Dataset entries:
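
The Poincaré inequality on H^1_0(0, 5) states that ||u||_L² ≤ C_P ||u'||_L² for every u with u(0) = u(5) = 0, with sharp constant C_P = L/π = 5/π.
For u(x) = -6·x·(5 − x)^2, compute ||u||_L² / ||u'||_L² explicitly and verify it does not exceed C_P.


||u||_L² / ||u'||_L² = 5*sqrt(14)/14 < C_P = 5/π.

u(x) = -6·x·(5 − x)^2, so u'(x) = 6*(5 - 3*x)*(x - 5).
u(x) = -6·x·(5 − x)^2 vanishes at x = 0 and x = 5, so u ∈ H^1_0(0, 5). Differentiate via the product rule and integrate the resulting polynomials term by term.
  ∫_0^5 u² dx = ∫_0^5 (36*x^6 - 720*x^5 + 5400*x^4 - 18000*x^3 + 22500*x^2) dx. Term by term:
    ∫_0^5 36*x^6 dx = 2812500/7;  ∫_0^5 -720*x^5 dx = -1875000;  ∫_0^5 5400*x^4 dx = 3375000;
    ∫_0^5 -18000*x^3 dx = -2812500;  ∫_0^5 22500*x^2 dx = 937500.
  Sum: 2812500/7 − 1875000 + 3375000 − 2812500 + 937500 = 187500/7.
  ∫_0^5 (u')² dx = ∫_0^5 (324*x^4 - 4320*x^3 + 19800*x^2 - 36000*x + 22500) dx. Term by term:
    ∫_0^5 324*x^4 dx = 202500;  ∫_0^5 -4320*x^3 dx = -675000;  ∫_0^5 19800*x^2 dx = 825000;
    ∫_0^5 -36000*x dx = -450000;  ∫_0^5 22500 dx = 112500.
  Sum: 202500 − 675000 + 825000 − 450000 + 112500 = 15000.
∫_0^5 u² dx = 187500/7, so ||u||_L² = 250*sqrt(21)/7.
∫_0^5 (u')² dx = 15000, so ||u'||_L² = 50*sqrt(6).
Ratio ||u||_L² / ||u'||_L² = 5*sqrt(14)/14.
Sharp Poincaré constant on H^1_0(0, 5) is C_P = L/π = 5/π, achieved by sin(π/5·x).
A polynomial bump cannot attain the sharp Poincaré constant (only the first sine eigenfunction does), so the ratio is strictly less than C_P, consistent with ||u||_L² ≤ C_P ||u'||_L².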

Problem statement: Retype each record in full, please.

Response below:
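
The Poincaré inequality on H^1_0(0, 5) states that ||u||_L² ≤ C_P ||u'||_L² for every u with u(0) = u(5) = 0, with sharp constant C_P = L/π = 5/π.
For u(x) = -6·x·(5 − x)^2, compute ||u||_L² / ||u'||_L² explicitly and verify it does not exceed C_P.


||u||_L² / ||u'||_L² = 5*sqrt(14)/14 < C_P = 5/π.

u(x) = -6·x·(5 − x)^2, so u'(x) = 6*(5 - 3*x)*(x - 5).
u(x) = -6·x·(5 − x)^2 vanishes at x = 0 and x = 5, so u ∈ H^1_0(0, 5). Differentiate via the product rule and integrate the resulting polynomials term by term.
  ∫_0^5 u² dx = ∫_0^5 (36*x^6 - 720*x^5 + 5400*x^4 - 18000*x^3 + 22500*x^2) dx. Term by term:
    ∫_0^5 36*x^6 dx = 2812500/7;  ∫_0^5 -720*x^5 dx = -1875000;  ∫_0^5 5400*x^4 dx = 3375000;
    ∫_0^5 -18000*x^3 dx = -2812500;  ∫_0^5 22500*x^2 dx = 937500.
  Sum: 2812500/7 − 1875000 + 3375000 − 2812500 + 937500 = 187500/7.
  ∫_0^5 (u')² dx = ∫_0^5 (324*x^4 - 4320*x^3 + 19800*x^2 - 36000*x + 22500) dx. Term by term:
    ∫_0^5 324*x^4 dx = 202500;  ∫_0^5 -4320*x^3 dx = -675000;  ∫_0^5 19800*x^2 dx = 825000;
    ∫_0^5 -36000*x dx = -450000;  ∫_0^5 22500 dx = 112500.
  Sum: 202500 − 675000 + 825000 − 450000 + 112500 = 15000.
∫_0^5 u² dx = 187500/7, so ||u||_L² = 250*sqrt(21)/7.
∫_0^5 (u')² dx = 15000, so ||u'||_L² = 50*sqrt(6).
Ratio ||u||_L² / ||u'||_L² = 5*sqrt(14)/14.
Sharp Poincaré constant on H^1_0(0, 5) is C_P = L/π = 5/π, achieved by sin(π/5·x).
A polynomial bump cannot attain the sharp Poincaré constant (only the first sine eigenfunction does), so the ratio is strictly less than C_P, consistent with ||u||_L² ≤ C_P ||u'||_L².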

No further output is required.